= Beginning of Section =

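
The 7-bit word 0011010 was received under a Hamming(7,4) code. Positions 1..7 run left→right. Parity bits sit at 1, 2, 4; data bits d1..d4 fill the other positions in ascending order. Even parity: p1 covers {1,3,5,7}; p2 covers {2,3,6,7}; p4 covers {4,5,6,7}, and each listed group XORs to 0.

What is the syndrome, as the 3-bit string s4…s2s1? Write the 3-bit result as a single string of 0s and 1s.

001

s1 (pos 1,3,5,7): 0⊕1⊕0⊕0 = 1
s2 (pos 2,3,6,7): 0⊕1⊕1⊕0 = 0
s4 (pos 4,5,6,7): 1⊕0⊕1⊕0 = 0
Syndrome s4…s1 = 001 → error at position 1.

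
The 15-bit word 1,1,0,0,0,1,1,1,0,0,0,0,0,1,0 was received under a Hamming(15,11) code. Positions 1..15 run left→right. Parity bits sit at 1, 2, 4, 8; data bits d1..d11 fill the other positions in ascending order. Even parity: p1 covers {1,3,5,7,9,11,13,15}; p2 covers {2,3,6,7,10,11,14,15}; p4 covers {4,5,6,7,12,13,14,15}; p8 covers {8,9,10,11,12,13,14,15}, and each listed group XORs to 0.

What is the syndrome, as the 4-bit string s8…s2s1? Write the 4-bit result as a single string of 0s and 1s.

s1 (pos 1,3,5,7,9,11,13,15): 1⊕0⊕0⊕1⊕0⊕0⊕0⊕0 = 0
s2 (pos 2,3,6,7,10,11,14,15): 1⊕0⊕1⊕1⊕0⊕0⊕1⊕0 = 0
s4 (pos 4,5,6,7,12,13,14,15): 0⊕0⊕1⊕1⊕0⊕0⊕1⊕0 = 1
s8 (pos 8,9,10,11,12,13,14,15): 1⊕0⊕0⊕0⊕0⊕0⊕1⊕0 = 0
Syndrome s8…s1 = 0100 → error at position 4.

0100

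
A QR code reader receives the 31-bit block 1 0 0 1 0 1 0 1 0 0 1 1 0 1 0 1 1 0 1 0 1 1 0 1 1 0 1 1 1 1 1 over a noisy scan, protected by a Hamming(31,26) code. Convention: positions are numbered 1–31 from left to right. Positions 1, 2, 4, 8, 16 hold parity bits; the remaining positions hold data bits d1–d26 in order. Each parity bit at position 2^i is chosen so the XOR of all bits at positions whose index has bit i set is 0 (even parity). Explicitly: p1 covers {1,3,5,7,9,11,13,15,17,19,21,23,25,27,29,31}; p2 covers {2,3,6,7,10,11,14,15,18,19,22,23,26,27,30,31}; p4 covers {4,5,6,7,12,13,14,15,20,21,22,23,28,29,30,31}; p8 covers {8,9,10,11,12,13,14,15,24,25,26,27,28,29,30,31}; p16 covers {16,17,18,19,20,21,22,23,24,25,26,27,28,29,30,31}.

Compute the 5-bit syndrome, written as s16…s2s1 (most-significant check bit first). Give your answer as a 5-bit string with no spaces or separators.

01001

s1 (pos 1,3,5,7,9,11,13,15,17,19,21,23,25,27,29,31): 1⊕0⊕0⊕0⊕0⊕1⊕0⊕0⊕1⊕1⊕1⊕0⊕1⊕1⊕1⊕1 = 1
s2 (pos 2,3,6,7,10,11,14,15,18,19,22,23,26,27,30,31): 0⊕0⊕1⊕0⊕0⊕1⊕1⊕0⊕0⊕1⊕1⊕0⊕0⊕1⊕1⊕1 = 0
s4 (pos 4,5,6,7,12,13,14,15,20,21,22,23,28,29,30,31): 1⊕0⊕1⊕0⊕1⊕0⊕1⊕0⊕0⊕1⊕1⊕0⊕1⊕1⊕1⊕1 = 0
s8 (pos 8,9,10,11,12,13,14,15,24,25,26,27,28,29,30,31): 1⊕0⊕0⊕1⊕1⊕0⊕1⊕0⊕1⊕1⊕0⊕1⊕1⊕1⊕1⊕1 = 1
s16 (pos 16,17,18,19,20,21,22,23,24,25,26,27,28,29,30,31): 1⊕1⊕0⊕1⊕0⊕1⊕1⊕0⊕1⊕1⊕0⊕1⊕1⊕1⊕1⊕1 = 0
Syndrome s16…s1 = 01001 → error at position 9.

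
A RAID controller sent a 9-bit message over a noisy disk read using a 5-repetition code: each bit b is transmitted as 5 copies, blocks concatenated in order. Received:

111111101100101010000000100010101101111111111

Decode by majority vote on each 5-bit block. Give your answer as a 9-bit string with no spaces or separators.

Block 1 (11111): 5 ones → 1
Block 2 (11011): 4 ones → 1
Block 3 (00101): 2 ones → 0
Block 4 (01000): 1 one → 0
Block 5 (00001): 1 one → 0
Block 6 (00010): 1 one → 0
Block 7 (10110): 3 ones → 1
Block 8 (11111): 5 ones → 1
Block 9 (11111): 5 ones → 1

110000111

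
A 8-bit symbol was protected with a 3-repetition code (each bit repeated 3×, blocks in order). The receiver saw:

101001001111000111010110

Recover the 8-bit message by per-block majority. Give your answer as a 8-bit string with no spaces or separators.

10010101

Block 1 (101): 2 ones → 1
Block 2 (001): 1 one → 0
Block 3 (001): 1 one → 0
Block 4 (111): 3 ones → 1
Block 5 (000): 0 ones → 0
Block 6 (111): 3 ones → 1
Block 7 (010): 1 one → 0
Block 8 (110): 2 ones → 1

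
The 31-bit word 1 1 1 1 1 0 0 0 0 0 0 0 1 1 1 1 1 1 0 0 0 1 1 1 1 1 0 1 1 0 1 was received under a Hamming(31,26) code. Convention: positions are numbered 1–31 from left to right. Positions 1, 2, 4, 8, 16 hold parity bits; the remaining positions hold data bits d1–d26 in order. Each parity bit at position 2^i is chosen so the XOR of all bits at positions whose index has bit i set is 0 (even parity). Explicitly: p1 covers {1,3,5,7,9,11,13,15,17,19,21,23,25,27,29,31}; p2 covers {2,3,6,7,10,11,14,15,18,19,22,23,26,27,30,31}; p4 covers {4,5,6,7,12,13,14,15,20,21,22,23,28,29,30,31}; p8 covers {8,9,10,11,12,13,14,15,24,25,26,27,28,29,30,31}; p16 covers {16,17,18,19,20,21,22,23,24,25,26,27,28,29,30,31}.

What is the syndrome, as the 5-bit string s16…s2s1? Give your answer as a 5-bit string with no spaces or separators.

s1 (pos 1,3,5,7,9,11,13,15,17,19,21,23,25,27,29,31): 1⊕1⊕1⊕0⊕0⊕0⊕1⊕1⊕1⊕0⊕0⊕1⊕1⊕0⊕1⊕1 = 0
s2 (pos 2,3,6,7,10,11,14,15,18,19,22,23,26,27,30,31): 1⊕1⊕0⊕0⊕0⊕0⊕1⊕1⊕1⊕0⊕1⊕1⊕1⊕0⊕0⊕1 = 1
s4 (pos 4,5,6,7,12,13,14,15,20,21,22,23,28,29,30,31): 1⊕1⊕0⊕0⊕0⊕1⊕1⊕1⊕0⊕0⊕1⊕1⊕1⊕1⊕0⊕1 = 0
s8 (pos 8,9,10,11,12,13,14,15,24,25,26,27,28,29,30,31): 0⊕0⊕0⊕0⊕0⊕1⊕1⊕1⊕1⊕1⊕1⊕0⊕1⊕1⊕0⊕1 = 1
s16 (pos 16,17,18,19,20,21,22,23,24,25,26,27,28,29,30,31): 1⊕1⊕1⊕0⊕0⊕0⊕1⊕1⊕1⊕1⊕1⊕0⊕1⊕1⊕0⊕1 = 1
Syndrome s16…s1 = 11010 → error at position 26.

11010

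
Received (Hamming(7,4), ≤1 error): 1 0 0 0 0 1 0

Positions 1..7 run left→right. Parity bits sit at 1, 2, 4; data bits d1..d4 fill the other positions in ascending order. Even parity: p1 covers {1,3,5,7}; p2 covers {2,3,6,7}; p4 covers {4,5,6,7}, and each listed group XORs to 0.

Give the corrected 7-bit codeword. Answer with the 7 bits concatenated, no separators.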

= End of Section =

Task prompt:
Your answer must be the lines above from the one containing "A RAID controller" to the one containing "111111101100101010000000100010101101111111111", both included, restated word for word.

Worked solution:
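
A RAID controller sent a 9-bit message over a noisy disk read using a 5-repetition code: each bit b is transmitted as 5 copies, blocks concatenated in order. Received:

111111101100101010000000100010101101111111111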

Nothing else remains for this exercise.